Start of Block

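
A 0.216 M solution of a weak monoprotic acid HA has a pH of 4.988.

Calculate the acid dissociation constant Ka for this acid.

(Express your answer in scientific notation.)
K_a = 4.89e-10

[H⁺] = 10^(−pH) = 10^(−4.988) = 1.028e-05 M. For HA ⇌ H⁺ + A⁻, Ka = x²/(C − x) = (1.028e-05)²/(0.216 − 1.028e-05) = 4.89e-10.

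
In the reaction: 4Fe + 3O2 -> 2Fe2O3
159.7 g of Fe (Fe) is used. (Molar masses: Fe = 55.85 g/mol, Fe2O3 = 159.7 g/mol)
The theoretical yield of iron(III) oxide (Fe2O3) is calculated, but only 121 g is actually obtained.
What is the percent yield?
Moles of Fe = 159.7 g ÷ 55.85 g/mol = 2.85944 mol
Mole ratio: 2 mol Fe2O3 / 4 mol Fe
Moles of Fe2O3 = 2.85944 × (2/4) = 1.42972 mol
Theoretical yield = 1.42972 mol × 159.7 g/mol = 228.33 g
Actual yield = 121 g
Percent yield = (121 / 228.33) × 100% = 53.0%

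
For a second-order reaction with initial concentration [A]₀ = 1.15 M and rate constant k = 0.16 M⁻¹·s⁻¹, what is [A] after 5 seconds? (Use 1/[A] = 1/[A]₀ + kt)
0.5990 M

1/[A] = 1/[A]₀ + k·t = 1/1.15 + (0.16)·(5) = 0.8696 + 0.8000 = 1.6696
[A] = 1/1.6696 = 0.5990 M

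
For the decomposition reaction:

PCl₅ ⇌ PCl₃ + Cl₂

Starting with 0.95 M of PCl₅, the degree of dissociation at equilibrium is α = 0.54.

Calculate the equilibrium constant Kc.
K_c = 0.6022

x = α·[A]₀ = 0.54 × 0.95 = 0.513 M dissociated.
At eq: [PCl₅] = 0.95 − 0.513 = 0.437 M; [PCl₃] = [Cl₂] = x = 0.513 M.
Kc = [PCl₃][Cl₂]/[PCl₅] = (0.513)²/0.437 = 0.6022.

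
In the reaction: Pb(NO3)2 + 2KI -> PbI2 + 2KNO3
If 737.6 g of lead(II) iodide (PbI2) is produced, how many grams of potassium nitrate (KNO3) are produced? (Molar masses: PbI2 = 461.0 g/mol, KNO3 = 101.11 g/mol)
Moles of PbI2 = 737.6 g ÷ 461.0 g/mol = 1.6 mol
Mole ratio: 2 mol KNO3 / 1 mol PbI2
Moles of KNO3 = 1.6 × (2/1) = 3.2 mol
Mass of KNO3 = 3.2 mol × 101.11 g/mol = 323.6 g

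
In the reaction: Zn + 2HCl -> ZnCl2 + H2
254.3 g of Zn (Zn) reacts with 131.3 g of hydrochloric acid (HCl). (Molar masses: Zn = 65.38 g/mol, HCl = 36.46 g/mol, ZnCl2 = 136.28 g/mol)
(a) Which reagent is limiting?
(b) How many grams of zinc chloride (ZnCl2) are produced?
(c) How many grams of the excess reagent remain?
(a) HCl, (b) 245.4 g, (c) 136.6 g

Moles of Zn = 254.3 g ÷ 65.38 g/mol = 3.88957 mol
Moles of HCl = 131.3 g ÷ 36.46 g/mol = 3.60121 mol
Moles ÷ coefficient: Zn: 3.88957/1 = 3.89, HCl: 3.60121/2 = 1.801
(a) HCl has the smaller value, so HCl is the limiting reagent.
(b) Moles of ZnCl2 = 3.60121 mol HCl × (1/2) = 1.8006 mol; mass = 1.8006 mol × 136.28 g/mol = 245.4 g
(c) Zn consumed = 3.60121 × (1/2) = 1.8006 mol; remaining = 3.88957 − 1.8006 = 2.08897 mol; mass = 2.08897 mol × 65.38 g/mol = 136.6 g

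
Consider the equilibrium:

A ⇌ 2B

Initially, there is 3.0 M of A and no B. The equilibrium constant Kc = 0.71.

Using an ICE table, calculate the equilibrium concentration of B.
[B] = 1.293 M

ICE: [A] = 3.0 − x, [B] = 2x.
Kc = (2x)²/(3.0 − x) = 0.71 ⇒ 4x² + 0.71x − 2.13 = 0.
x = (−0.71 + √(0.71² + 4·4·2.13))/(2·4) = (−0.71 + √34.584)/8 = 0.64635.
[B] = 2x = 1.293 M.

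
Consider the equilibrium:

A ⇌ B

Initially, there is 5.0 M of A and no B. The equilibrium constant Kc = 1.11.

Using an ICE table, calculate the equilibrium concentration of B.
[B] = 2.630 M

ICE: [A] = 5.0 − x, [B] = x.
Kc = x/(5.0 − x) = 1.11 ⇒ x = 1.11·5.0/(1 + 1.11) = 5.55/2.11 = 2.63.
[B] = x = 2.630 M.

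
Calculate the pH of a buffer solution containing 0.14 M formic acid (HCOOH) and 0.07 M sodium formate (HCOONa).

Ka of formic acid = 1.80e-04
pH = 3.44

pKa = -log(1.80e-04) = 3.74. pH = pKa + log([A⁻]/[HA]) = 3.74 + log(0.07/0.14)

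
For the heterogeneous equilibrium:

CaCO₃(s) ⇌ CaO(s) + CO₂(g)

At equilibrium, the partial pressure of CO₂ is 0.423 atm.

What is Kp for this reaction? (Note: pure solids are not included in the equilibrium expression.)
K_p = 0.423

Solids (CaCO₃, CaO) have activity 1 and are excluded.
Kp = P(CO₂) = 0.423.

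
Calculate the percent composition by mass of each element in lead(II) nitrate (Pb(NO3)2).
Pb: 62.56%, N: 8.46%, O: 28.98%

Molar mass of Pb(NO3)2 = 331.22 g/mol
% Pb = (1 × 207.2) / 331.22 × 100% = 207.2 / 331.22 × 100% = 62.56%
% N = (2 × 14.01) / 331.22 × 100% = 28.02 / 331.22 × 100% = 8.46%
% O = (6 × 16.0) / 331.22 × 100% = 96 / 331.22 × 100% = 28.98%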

End of Block
Start of Block

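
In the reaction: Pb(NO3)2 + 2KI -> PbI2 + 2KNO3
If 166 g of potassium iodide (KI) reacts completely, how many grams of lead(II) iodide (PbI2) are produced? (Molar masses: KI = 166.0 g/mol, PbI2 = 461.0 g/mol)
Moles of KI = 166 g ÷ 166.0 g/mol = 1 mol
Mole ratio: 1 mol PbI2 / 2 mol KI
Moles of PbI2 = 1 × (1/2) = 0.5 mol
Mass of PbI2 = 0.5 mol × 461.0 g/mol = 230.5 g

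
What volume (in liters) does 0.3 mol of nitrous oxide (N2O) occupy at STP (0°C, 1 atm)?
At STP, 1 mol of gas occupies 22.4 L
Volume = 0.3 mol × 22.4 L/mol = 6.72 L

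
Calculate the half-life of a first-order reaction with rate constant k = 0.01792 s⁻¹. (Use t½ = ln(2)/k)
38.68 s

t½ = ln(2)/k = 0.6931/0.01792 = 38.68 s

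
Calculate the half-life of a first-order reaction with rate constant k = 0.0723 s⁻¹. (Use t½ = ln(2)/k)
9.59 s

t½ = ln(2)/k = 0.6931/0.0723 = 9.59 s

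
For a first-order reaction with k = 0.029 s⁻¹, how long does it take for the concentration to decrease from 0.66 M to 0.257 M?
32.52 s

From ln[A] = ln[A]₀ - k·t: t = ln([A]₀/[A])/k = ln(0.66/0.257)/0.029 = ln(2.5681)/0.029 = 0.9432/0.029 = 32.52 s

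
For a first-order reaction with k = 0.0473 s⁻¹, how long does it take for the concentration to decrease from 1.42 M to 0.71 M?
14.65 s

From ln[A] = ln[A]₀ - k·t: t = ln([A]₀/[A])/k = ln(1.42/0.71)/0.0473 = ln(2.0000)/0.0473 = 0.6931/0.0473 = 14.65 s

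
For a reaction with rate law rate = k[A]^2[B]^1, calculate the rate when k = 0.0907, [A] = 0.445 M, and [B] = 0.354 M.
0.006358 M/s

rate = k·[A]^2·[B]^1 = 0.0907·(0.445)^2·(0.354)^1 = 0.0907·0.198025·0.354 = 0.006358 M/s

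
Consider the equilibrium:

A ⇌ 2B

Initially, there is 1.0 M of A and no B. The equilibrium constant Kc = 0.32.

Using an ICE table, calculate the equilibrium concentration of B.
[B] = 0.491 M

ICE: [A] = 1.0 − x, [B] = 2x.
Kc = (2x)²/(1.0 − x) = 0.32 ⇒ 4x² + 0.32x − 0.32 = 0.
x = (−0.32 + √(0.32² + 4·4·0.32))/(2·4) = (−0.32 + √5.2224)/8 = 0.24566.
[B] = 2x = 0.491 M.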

End of Block

* _EXERCISE AIM_: For each line in the records that holds "solution", show that line as it stands.

* _OUTPUT OF THE EXERCISE_:
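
A 0.216 M solution of a weak monoprotic acid HA has a pH of 4.988.
Calculate the pH of a buffer solution containing 0.14 M formic acid (HCOOH) and 0.07 M sodium formate (HCOONa).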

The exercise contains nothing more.